Data items
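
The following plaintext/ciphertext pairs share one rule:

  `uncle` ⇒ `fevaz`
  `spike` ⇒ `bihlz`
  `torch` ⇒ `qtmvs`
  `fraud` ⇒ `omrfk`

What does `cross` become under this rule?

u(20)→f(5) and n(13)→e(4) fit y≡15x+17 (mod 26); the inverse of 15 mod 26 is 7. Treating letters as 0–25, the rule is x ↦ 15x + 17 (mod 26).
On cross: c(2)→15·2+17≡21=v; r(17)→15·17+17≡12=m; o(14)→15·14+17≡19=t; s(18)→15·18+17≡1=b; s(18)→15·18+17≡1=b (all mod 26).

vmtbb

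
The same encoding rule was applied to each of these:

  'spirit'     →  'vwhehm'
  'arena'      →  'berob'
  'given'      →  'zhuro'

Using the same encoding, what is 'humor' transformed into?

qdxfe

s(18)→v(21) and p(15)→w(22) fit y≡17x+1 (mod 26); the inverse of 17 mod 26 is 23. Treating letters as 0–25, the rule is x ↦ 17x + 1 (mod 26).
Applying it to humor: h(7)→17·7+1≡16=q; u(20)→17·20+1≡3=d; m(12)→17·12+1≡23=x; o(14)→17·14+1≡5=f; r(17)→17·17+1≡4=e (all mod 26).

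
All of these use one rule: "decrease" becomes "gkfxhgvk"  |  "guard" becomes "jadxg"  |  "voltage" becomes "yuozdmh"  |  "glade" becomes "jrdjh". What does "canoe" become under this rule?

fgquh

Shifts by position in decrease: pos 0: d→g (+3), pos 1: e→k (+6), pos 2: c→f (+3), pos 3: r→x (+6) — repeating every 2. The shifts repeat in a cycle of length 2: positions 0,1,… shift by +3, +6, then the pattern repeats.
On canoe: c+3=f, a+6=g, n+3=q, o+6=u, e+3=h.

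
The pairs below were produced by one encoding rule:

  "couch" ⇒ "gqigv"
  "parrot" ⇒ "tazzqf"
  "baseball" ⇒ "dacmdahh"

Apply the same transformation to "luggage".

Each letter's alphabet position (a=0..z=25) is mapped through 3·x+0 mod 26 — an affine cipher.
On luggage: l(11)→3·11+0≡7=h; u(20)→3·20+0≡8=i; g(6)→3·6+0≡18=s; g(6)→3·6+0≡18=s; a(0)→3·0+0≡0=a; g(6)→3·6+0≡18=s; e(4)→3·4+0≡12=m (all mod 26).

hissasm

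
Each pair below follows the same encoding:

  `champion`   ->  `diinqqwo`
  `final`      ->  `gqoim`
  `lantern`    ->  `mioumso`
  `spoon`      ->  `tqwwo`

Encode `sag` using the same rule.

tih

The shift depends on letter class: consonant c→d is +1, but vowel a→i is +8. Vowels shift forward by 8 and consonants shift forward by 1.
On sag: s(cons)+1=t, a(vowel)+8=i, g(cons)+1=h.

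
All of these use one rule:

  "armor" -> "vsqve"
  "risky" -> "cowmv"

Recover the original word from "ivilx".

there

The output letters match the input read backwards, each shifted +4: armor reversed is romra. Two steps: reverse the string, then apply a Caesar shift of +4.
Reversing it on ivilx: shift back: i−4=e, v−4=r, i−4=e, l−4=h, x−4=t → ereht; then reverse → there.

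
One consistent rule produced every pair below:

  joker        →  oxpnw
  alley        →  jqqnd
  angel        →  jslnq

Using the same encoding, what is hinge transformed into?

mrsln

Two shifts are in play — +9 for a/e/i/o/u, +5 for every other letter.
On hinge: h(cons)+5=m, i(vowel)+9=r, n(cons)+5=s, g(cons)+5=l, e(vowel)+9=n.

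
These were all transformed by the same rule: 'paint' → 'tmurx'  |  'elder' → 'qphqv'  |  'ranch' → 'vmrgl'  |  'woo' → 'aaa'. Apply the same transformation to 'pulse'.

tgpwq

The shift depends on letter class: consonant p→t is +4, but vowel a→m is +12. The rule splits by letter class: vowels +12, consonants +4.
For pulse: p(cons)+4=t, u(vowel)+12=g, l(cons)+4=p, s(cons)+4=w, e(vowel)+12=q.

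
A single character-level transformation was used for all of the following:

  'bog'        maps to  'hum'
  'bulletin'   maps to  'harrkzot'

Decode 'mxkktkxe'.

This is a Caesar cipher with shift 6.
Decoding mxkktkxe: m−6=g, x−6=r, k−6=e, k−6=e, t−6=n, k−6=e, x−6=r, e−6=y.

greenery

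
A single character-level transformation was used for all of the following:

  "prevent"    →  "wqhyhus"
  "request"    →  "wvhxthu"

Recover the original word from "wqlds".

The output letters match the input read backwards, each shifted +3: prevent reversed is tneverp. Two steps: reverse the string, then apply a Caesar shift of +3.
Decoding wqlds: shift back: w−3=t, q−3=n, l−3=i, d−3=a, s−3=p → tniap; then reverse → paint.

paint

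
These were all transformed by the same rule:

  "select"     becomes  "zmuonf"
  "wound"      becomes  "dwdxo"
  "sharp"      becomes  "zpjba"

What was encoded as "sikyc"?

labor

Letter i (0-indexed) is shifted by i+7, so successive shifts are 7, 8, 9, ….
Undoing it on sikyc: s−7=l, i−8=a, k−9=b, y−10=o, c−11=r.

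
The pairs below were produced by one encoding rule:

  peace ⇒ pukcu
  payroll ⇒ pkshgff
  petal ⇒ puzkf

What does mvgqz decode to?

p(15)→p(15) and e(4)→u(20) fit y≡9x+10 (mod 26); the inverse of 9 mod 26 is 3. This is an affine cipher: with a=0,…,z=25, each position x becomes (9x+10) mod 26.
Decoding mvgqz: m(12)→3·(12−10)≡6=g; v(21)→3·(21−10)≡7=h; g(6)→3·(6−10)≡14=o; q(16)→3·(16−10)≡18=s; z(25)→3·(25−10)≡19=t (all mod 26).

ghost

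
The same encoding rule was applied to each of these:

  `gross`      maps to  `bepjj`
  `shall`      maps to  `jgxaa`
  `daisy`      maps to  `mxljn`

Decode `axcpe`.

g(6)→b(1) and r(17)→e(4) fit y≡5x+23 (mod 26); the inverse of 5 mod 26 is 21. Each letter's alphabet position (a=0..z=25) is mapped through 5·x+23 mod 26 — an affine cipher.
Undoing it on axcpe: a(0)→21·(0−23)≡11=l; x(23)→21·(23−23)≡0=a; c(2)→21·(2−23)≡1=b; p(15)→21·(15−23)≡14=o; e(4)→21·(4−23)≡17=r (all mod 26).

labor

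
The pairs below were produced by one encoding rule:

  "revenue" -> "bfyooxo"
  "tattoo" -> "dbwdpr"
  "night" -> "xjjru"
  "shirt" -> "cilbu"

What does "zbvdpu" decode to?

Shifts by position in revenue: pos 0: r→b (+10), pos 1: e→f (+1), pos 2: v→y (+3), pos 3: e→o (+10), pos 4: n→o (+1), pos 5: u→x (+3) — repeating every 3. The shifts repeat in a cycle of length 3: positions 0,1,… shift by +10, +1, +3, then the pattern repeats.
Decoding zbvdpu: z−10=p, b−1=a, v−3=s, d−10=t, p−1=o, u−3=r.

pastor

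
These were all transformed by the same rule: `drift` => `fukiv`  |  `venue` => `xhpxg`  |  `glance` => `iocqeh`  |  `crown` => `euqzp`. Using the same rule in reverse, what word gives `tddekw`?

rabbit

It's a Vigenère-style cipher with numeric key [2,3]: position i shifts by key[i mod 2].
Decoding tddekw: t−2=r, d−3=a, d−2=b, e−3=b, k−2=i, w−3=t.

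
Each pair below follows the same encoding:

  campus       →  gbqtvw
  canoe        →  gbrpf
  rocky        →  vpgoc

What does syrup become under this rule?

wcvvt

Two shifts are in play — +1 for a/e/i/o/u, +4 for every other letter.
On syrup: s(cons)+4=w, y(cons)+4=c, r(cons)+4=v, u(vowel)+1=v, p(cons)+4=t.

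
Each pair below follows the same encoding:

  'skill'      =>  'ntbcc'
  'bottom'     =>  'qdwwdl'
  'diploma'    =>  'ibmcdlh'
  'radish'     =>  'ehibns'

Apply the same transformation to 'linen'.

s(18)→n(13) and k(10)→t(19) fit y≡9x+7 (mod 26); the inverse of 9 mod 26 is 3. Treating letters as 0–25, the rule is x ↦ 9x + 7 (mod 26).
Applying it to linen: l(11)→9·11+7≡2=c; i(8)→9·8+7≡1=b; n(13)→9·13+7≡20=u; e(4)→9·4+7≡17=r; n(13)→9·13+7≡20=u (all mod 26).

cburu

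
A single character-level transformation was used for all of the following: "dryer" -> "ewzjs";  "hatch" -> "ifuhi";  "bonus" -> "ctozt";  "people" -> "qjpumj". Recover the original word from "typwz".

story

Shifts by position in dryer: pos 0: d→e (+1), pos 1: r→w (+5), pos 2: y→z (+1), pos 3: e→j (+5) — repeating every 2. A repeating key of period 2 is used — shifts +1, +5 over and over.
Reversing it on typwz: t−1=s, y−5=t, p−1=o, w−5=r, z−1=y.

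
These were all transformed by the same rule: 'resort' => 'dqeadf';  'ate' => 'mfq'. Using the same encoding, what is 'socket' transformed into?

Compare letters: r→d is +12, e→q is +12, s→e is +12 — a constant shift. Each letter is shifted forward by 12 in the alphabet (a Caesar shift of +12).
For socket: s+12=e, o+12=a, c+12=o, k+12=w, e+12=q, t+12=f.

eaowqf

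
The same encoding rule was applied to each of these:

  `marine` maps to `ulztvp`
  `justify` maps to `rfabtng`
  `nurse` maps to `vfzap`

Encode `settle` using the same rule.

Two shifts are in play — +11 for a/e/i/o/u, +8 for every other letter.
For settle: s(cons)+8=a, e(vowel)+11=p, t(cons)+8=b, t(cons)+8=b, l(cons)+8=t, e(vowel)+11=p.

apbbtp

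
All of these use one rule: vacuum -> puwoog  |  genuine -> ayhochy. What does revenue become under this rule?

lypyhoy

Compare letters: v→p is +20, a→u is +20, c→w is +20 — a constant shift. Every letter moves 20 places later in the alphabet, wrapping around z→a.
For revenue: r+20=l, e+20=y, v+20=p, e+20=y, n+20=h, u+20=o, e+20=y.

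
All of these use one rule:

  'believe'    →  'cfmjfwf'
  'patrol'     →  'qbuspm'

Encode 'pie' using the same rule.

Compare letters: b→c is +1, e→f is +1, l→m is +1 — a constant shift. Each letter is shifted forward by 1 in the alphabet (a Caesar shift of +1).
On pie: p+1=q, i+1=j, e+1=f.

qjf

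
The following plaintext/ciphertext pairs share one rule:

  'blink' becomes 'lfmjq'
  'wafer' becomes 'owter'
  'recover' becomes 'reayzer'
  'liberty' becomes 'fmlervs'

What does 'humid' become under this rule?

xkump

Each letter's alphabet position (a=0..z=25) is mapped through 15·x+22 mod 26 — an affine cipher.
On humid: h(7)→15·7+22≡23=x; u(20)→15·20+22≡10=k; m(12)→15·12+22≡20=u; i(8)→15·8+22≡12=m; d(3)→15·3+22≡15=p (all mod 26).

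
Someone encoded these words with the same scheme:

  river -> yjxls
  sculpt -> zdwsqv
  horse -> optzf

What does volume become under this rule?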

▶ **INSTRUCTIONS TO FOLLOW**:
Check each line of the entries above for the string "maps", and return those that contain it.

▶ **ANSWER BELOW**:
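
  'bog'        maps to  'hum'
  'bulletin'   maps to  'harrkzot'
  `gross`      maps to  `bepjj`
  `shall`      maps to  `jgxaa`
  `daisy`      maps to  `mxljn`
  `marine` maps to `ulztvp`
  `justify` maps to `rfabtng`
  `nurse` maps to `vfzap`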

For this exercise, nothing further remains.